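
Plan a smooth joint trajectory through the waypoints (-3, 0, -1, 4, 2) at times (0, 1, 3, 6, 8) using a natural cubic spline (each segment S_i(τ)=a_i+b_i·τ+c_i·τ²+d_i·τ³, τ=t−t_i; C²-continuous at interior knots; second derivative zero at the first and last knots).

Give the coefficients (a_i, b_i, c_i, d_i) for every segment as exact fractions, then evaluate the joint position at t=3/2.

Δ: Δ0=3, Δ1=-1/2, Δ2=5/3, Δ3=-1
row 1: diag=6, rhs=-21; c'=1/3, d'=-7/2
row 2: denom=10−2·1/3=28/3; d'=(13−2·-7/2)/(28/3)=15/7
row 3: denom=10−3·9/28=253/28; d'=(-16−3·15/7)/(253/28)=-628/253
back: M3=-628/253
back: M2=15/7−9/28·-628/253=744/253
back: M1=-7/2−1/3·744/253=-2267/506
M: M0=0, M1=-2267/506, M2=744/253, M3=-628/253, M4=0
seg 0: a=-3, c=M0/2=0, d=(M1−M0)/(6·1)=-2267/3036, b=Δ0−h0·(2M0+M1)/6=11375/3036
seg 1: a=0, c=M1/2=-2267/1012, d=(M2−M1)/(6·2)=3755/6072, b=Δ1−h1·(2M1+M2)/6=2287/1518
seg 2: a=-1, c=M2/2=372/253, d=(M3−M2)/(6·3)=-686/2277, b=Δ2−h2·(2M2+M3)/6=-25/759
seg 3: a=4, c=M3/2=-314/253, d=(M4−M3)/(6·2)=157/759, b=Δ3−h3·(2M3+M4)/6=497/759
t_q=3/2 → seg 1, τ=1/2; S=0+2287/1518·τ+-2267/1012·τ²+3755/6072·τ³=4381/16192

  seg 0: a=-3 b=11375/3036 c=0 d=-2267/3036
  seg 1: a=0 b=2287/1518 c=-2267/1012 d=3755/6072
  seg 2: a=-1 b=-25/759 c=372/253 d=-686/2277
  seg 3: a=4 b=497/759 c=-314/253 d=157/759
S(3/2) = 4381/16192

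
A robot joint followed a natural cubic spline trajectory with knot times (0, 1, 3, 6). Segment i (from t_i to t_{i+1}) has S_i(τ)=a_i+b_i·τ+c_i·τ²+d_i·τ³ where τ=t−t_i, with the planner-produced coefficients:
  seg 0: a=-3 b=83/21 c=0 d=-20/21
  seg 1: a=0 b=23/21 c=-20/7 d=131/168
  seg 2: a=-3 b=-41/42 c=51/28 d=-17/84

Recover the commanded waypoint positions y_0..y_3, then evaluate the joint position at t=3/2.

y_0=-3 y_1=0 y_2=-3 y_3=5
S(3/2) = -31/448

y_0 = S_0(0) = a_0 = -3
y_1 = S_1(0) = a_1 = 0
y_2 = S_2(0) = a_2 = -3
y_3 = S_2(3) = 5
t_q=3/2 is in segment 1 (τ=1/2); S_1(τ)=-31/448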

....................

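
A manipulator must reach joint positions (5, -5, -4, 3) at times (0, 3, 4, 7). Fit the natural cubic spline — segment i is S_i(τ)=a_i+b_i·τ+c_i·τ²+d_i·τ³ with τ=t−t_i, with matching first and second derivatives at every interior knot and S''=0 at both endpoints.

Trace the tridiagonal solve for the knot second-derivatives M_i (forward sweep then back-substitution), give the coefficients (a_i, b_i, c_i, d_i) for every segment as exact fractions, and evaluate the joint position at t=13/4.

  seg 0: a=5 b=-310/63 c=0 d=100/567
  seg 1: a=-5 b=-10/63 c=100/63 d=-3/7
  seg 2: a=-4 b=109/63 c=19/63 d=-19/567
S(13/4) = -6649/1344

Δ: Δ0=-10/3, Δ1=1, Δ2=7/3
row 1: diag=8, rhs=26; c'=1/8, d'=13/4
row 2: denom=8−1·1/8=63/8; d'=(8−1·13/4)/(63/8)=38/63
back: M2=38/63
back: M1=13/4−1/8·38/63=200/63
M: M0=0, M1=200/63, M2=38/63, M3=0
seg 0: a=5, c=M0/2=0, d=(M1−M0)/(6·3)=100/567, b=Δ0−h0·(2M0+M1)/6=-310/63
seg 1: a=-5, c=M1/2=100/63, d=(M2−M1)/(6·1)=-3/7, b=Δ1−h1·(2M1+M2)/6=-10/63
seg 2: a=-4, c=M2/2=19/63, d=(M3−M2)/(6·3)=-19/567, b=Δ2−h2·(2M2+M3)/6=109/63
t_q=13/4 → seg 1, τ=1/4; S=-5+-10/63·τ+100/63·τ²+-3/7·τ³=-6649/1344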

....................

## What is needed
Reproduce exactly, and with no other material, the lines between those holding "A robot joint" and "seg 2: a=-3 b=-41/42 c=51/28 d=-17/84", inclusive.

## Final answer
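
A robot joint followed a natural cubic spline trajectory with knot times (0, 1, 3, 6). Segment i (from t_i to t_{i+1}) has S_i(τ)=a_i+b_i·τ+c_i·τ²+d_i·τ³ where τ=t−t_i, with the planner-produced coefficients:
  seg 0: a=-3 b=83/21 c=0 d=-20/21
  seg 1: a=0 b=23/21 c=-20/7 d=131/168
  seg 2: a=-3 b=-41/42 c=51/28 d=-17/84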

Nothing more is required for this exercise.